> **Work request**: The records that follow should be copied in full, exactly as they read.

(Collected data entries)

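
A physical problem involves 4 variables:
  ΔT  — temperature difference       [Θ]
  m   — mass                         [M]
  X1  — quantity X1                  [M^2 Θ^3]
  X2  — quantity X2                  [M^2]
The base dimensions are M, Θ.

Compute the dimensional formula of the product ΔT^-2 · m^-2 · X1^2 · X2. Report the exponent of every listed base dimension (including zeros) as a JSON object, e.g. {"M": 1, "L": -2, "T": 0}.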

> **Answer for the task**:
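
A physical problem involves 4 variables:
  ΔT  — temperature difference       [Θ]
  m   — mass                         [M]
  X1  — quantity X1                  [M^2 Θ^3]
  X2  — quantity X2                  [M^2]
The base dimensions are M, Θ.

Compute the dimensional formula of the product ΔT^-2 · m^-2 · X1^2 · X2. Report the exponent of every listed base dimension (including zeros) as a JSON object, e.g. {"M": 1, "L": -2, "T": 0}.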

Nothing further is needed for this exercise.